--- ASSIGNED TASK ---
Without omitting anything, return the records precisely as given.

Stored data entries

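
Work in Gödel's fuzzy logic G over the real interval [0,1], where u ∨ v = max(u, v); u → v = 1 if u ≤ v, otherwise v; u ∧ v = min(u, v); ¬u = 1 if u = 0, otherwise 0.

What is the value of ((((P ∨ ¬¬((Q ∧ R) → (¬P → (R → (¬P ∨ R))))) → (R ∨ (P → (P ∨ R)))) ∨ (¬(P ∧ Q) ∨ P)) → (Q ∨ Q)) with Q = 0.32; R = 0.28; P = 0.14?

0.32

(Q ∧ R) = min(0.32, 0.28) = 0.28
¬P: Gödel ¬ of 0.14 = 0 (operand ≠ 0)
¬P: Gödel ¬ of 0.14 = 0 (operand ≠ 0)
(¬P ∨ R) = max(0, 0.28) = 0.28
(R → (¬P ∨ R)): 0.28 ≤ 0.28, so result = 1
(¬P → (R → (¬P ∨ R))): 0 ≤ 1, so result = 1
((Q ∧ R) → (¬P → (R → (¬P ∨ R)))): 0.28 ≤ 1, so result = 1
¬((Q ∧ R) → (¬P → (R → (¬P ∨ R)))): Gödel ¬ of 1 = 0 (operand ≠ 0)
¬¬((Q ∧ R) → (¬P → (R → (¬P ∨ R)))): Gödel ¬ of 0 = 1 (operand is 0)
(P ∨ ¬¬((Q ∧ R) → (¬P → (R → (¬P ∨ R))))) = max(0.14, 1) = 1
(P ∨ R) = max(0.14, 0.28) = 0.28
(P → (P ∨ R)): 0.14 ≤ 0.28, so result = 1
(R ∨ (P → (P ∨ R))) = max(0.28, 1) = 1
((P ∨ ¬¬((Q ∧ R) → (¬P → (R → (¬P ∨ R))))) → (R ∨ (P → (P ∨ R)))): 1 ≤ 1, so result = 1
(P ∧ Q) = min(0.14, 0.32) = 0.14
¬(P ∧ Q): Gödel ¬ of 0.14 = 0 (operand ≠ 0)
(¬(P ∧ Q) ∨ P) = max(0, 0.14) = 0.14
(((P ∨ ¬¬((Q ∧ R) → (¬P → (R → (¬P ∨ R))))) → (R ∨ (P → (P ∨ R)))) ∨ (¬(P ∧ Q) ∨ P)) = max(1, 0.14) = 1
(Q ∨ Q) = max(0.32, 0.32) = 0.32
((((P ∨ ¬¬((Q ∧ R) → (¬P → (R → (¬P ∨ R))))) → (R ∨ (P → (P ∨ R)))) ∨ (¬(P ∧ Q) ∨ P)) → (Q ∨ Q)): 1 > 0.32, so result = 0.32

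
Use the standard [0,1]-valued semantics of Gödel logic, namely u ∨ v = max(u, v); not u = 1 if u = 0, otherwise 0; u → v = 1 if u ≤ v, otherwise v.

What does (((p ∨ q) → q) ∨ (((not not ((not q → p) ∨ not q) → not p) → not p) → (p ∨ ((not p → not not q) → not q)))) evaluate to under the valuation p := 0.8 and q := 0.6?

0.80

(p ∨ q) = max(0.8, 0.6) = 0.8
((p ∨ q) → q): 0.8 > 0.6, so result = 0.6
not q: Gödel ¬ of 0.6 = 0 (operand ≠ 0)
(not q → p): 0 ≤ 0.8, so result = 1
not q: Gödel ¬ of 0.6 = 0 (operand ≠ 0)
((not q → p) ∨ not q) = max(1, 0) = 1
not ((not q → p) ∨ not q): Gödel ¬ of 1 = 0 (operand ≠ 0)
not not ((not q → p) ∨ not q): Gödel ¬ of 0 = 1 (operand is 0)
not p: Gödel ¬ of 0.8 = 0 (operand ≠ 0)
(not not ((not q → p) ∨ not q) → not p): 1 > 0, so result = 0
not p: Gödel ¬ of 0.8 = 0 (operand ≠ 0)
((not not ((not q → p) ∨ not q) → not p) → not p): 0 ≤ 0, so result = 1
not p: Gödel ¬ of 0.8 = 0 (operand ≠ 0)
not q: Gödel ¬ of 0.6 = 0 (operand ≠ 0)
not not q: Gödel ¬ of 0 = 1 (operand is 0)
(not p → not not q): 0 ≤ 1, so result = 1
not q: Gödel ¬ of 0.6 = 0 (operand ≠ 0)
((not p → not not q) → not q): 1 > 0, so result = 0
(p ∨ ((not p → not not q) → not q)) = max(0.8, 0) = 0.8
(((not not ((not q → p) ∨ not q) → not p) → not p) → (p ∨ ((not p → not not q) → not q))): 1 > 0.8, so result = 0.8
(((p ∨ q) → q) ∨ (((not not ((not q → p) ∨ not q) → not p) → not p) → (p ∨ ((not p → not not q) → not q)))) = max(0.6, 0.8) = 0.8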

--- FINISHED TASK ---
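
Work in Gödel's fuzzy logic G over the real interval [0,1], where u ∨ v = max(u, v); u → v = 1 if u ≤ v, otherwise v; u ∧ v = min(u, v); ¬u = 1 if u = 0, otherwise 0.

What is the value of ((((P ∨ ¬¬((Q ∧ R) → (¬P → (R → (¬P ∨ R))))) → (R ∨ (P → (P ∨ R)))) ∨ (¬(P ∧ Q) ∨ P)) → (Q ∨ Q)) with Q = 0.32; R = 0.28; P = 0.14?

0.32

(Q ∧ R) = min(0.32, 0.28) = 0.28
¬P: Gödel ¬ of 0.14 = 0 (operand ≠ 0)
¬P: Gödel ¬ of 0.14 = 0 (operand ≠ 0)
(¬P ∨ R) = max(0, 0.28) = 0.28
(R → (¬P ∨ R)): 0.28 ≤ 0.28, so result = 1
(¬P → (R → (¬P ∨ R))): 0 ≤ 1, so result = 1
((Q ∧ R) → (¬P → (R → (¬P ∨ R)))): 0.28 ≤ 1, so result = 1
¬((Q ∧ R) → (¬P → (R → (¬P ∨ R)))): Gödel ¬ of 1 = 0 (operand ≠ 0)
¬¬((Q ∧ R) → (¬P → (R → (¬P ∨ R)))): Gödel ¬ of 0 = 1 (operand is 0)
(P ∨ ¬¬((Q ∧ R) → (¬P → (R → (¬P ∨ R))))) = max(0.14, 1) = 1
(P ∨ R) = max(0.14, 0.28) = 0.28
(P → (P ∨ R)): 0.14 ≤ 0.28, so result = 1
(R ∨ (P → (P ∨ R))) = max(0.28, 1) = 1
((P ∨ ¬¬((Q ∧ R) → (¬P → (R → (¬P ∨ R))))) → (R ∨ (P → (P ∨ R)))): 1 ≤ 1, so result = 1
(P ∧ Q) = min(0.14, 0.32) = 0.14
¬(P ∧ Q): Gödel ¬ of 0.14 = 0 (operand ≠ 0)
(¬(P ∧ Q) ∨ P) = max(0, 0.14) = 0.14
(((P ∨ ¬¬((Q ∧ R) → (¬P → (R → (¬P ∨ R))))) → (R ∨ (P → (P ∨ R)))) ∨ (¬(P ∧ Q) ∨ P)) = max(1, 0.14) = 1
(Q ∨ Q) = max(0.32, 0.32) = 0.32
((((P ∨ ¬¬((Q ∧ R) → (¬P → (R → (¬P ∨ R))))) → (R ∨ (P → (P ∨ R)))) ∨ (¬(P ∧ Q) ∨ P)) → (Q ∨ Q)): 1 > 0.32, so result = 0.32

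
Use the standard [0,1]-valued semantics of Gödel logic, namely u ∨ v = max(u, v); not u = 1 if u = 0, otherwise 0; u → v = 1 if u ≤ v, otherwise v.

What does (((p ∨ q) → q) ∨ (((not not ((not q → p) ∨ not q) → not p) → not p) → (p ∨ ((not p → not not q) → not q)))) evaluate to under the valuation p := 0.8 and q := 0.6?

0.80

(p ∨ q) = max(0.8, 0.6) = 0.8
((p ∨ q) → q): 0.8 > 0.6, so result = 0.6
not q: Gödel ¬ of 0.6 = 0 (operand ≠ 0)
(not q → p): 0 ≤ 0.8, so result = 1
not q: Gödel ¬ of 0.6 = 0 (operand ≠ 0)
((not q → p) ∨ not q) = max(1, 0) = 1
not ((not q → p) ∨ not q): Gödel ¬ of 1 = 0 (operand ≠ 0)
not not ((not q → p) ∨ not q): Gödel ¬ of 0 = 1 (operand is 0)
not p: Gödel ¬ of 0.8 = 0 (operand ≠ 0)
(not not ((not q → p) ∨ not q) → not p): 1 > 0, so result = 0
not p: Gödel ¬ of 0.8 = 0 (operand ≠ 0)
((not not ((not q → p) ∨ not q) → not p) → not p): 0 ≤ 0, so result = 1
not p: Gödel ¬ of 0.8 = 0 (operand ≠ 0)
not q: Gödel ¬ of 0.6 = 0 (operand ≠ 0)
not not q: Gödel ¬ of 0 = 1 (operand is 0)
(not p → not not q): 0 ≤ 1, so result = 1
not q: Gödel ¬ of 0.6 = 0 (operand ≠ 0)
((not p → not not q) → not q): 1 > 0, so result = 0
(p ∨ ((not p → not not q) → not q)) = max(0.8, 0) = 0.8
(((not not ((not q → p) ∨ not q) → not p) → not p) → (p ∨ ((not p → not not q) → not q))): 1 > 0.8, so result = 0.8
(((p ∨ q) → q) ∨ (((not not ((not q → p) ∨ not q) → not p) → not p) → (p ∨ ((not p → not not q) → not q)))) = max(0.6, 0.8) = 0.8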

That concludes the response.